Problem requirements:
Among the entries below, find the lines holding "figures" and copy them.

Dataset entries:

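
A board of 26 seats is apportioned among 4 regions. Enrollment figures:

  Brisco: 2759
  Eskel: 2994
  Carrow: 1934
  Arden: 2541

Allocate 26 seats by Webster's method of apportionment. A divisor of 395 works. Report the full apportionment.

Brisco=7, Eskel=8, Carrow=5, Arden=6

With modified divisor 395: modified quotas Brisco 6.985, Eskel 7.580, Carrow 4.896, Arden 6.433.
Rounding to the nearest integer: Brisco 7, Eskel 8, Carrow 5, Arden 6 (total 26).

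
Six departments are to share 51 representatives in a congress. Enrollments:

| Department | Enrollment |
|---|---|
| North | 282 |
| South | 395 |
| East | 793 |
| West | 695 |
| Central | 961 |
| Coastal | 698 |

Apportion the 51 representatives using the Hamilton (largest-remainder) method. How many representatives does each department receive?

The standard divisor is 3824/51 ≈ 74.98.
Standard quotas: North 3.761, South 5.268, East 10.576, West 9.269, Central 12.817, Coastal 9.309.
Lower quotas: North 3, South 5, East 10, West 9, Central 12, Coastal 9 (sum 48, leaving 3 seats).
Remainders in descending order: Central 0.817, North 0.761, East 0.576, Coastal 0.309, West 0.269, South 0.268.
The surplus seats go to Central, North, East.

North 4, South 5, East 11, West 9, Central 13, Coastal 9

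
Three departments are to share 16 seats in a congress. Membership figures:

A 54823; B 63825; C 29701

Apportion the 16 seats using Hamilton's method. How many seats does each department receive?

Total 148349; standard divisor 148349/16 ≈ 9271.812.
Standard quotas: A 5.9129, B 6.8838, C 3.2034.
Lower quotas: A 5, B 6, C 3 (sum 14, leaving 2 seats).
Remainders in descending order: A 0.9129, B 0.8838, C 0.2034.
The surplus seats go to A, B.

A 6, B 7, C 3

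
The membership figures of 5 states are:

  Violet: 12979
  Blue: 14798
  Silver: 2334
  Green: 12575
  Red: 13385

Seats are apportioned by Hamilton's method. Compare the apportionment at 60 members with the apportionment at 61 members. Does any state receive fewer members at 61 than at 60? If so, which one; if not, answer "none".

Silver

At 60 seats: Violet 14, Blue 16, Silver 3, Green 13, Red 14.
At 61 seats: Violet 14, Blue 16, Silver 2, Green 14, Red 15.
Silver drops from 3 to 2.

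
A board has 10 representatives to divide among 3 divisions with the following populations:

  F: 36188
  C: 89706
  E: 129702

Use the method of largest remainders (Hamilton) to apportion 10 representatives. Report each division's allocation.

Standard divisor: 255596 ÷ 10 ≈ 25559.6.
Standard quotas: F 1.4158, C 3.5097, E 5.0745.
Lower quotas: F 1, C 3, E 5 (sum 9, leaving 1 seat).
Remainders in descending order: C 0.5097, F 0.4158, E 0.0745.
Largest remainder: C receives the extra seat.

F=1, C=4, E=5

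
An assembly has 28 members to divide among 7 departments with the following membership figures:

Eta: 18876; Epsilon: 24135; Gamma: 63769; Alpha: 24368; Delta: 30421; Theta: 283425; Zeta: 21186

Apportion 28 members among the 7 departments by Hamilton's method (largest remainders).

The standard divisor is 466180/28 ≈ 16649.286.
Standard quotas: Eta 1.1337, Epsilon 1.4496, Gamma 3.8301, Alpha 1.4636, Delta 1.8272, Theta 17.0233, Zeta 1.2725.
Lower quotas: Eta 1, Epsilon 1, Gamma 3, Alpha 1, Delta 1, Theta 17, Zeta 1 (sum 25, leaving 3 seats).
Remainders in descending order: Gamma 0.8301, Delta 0.8272, Alpha 0.4636, Epsilon 0.4496, Zeta 0.2725, Eta 0.1337, Theta 0.0233.
Largest remainders: Gamma, Delta, Alpha receive the extra seats.

Eta: 1, Epsilon: 1, Gamma: 4, Alpha: 2, Delta: 2, Theta: 17, Zeta: 1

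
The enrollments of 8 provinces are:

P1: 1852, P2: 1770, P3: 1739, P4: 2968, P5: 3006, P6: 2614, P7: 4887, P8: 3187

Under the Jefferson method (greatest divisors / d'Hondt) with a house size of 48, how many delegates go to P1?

4

Standard divisor 22023/48 ≈ 458.812; standard quotas: P1 4.037, P2 3.858, P3 3.790, P4 6.469, P5 6.552, P6 5.697, P7 10.651, P8 6.946.
Rounding down gives 4, 3, 3, 6, 6, 5, 10, 6 = 43 seats, so the divisor must be adjusted.
With modified divisor 432: modified quotas P1 4.287, P2 4.097, P3 4.025, P4 6.870, P5 6.958, P6 6.051, P7 11.312, P8 7.377.
Rounding down: P1 4, P2 4, P3 4, P4 6, P5 6, P6 6, P7 11, P8 7 (total 48).
P1 receives 4.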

Answer box:
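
A board of 26 seats is apportioned among 4 regions. Enrollment figures:
Three departments are to share 16 seats in a congress. Membership figures:
The membership figures of 5 states are:
An assembly has 28 members to divide among 7 departments with the following membership figures: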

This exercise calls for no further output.